◆ **Work order**
Go through the records below and report each line with "allotted" in it.

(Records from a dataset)
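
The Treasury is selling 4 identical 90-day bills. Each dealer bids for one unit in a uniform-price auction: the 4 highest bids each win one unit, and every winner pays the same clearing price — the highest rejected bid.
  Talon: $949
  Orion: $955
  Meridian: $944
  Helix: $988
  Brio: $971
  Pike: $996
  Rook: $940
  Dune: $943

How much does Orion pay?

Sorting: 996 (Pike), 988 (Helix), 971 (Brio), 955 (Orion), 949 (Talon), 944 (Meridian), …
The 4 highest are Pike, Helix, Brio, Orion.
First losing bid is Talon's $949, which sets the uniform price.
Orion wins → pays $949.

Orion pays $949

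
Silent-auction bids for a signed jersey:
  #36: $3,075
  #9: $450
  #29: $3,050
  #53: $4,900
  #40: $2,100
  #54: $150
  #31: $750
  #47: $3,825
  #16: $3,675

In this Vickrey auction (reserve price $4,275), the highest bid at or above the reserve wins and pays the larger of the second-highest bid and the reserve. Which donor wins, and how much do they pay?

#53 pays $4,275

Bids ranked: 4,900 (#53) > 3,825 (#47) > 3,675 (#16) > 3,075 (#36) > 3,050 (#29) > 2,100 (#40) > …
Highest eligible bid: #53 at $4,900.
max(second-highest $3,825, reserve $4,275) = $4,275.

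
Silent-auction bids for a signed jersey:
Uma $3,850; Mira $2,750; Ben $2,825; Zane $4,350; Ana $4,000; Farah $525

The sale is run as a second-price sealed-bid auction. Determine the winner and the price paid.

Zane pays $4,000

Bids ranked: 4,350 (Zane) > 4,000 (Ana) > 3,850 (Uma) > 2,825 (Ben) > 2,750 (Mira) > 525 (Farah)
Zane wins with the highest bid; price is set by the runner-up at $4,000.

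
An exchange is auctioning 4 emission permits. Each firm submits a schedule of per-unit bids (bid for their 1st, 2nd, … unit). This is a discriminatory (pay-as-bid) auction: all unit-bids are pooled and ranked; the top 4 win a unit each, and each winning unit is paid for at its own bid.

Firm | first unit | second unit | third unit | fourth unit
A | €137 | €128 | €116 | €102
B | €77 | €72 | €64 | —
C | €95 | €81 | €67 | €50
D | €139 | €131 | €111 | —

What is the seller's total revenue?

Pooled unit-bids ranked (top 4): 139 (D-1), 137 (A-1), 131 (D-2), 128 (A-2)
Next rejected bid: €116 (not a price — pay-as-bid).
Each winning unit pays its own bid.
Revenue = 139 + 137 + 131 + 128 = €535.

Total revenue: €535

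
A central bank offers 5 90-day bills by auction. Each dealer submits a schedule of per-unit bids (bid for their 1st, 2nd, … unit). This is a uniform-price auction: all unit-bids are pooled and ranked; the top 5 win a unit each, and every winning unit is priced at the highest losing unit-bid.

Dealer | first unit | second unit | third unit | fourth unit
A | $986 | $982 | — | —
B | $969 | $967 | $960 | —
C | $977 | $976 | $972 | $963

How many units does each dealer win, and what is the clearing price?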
--
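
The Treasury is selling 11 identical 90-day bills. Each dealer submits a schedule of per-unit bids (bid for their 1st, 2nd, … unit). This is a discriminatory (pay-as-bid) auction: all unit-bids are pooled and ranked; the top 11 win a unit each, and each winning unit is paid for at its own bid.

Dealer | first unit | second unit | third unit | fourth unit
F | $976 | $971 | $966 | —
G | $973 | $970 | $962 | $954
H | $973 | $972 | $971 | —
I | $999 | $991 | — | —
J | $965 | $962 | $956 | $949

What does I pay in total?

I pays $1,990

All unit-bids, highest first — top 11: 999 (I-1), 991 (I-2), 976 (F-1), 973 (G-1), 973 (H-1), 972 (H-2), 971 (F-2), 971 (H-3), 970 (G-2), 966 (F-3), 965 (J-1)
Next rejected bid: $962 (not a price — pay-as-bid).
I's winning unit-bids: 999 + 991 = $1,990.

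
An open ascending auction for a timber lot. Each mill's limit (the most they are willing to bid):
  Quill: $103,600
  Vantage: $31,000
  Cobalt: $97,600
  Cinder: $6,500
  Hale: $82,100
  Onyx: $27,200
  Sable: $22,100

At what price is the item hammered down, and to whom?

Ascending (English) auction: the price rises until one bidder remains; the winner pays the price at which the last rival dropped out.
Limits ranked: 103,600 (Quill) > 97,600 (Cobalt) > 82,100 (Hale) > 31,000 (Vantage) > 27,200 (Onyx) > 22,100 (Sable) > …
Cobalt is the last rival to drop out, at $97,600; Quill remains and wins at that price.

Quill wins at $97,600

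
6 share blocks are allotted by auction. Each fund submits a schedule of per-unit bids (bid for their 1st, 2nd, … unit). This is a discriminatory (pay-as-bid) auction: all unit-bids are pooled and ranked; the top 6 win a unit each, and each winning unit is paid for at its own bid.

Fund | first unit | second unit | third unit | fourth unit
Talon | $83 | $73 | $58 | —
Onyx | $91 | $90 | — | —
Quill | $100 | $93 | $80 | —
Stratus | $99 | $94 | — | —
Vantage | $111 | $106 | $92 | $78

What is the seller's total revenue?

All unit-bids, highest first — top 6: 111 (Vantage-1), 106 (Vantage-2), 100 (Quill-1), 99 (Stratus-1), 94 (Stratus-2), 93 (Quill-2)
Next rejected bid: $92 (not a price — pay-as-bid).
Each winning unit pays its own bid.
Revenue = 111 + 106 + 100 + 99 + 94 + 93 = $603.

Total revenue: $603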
--
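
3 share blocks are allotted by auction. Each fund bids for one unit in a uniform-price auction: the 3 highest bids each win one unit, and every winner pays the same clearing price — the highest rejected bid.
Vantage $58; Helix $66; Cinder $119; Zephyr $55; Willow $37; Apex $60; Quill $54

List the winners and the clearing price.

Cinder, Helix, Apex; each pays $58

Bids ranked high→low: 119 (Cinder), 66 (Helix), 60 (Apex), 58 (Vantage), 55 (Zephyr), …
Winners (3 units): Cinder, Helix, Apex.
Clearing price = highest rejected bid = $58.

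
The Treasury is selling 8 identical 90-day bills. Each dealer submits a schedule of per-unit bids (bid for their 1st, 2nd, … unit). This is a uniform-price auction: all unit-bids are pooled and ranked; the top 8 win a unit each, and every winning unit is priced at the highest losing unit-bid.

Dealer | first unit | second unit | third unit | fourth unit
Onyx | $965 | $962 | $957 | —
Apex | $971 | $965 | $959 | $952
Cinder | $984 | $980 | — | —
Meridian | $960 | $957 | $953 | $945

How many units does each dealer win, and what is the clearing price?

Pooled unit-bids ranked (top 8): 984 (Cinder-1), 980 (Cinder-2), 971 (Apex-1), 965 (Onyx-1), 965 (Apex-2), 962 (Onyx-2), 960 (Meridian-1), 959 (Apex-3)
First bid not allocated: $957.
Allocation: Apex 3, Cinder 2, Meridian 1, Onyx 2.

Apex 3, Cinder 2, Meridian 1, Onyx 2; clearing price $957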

◆ **Output of the task**
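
6 share blocks are allotted by auction. Each fund submits a schedule of per-unit bids (bid for their 1st, 2nd, … unit). This is a discriminatory (pay-as-bid) auction: all unit-bids are pooled and ranked; the top 6 win a unit each, and each winning unit is paid for at its own bid.
3 share blocks are allotted by auction. Each fund bids for one unit in a uniform-price auction: the 3 highest bids each win one unit, and every winner pays the same clearing price — the highest rejected bid.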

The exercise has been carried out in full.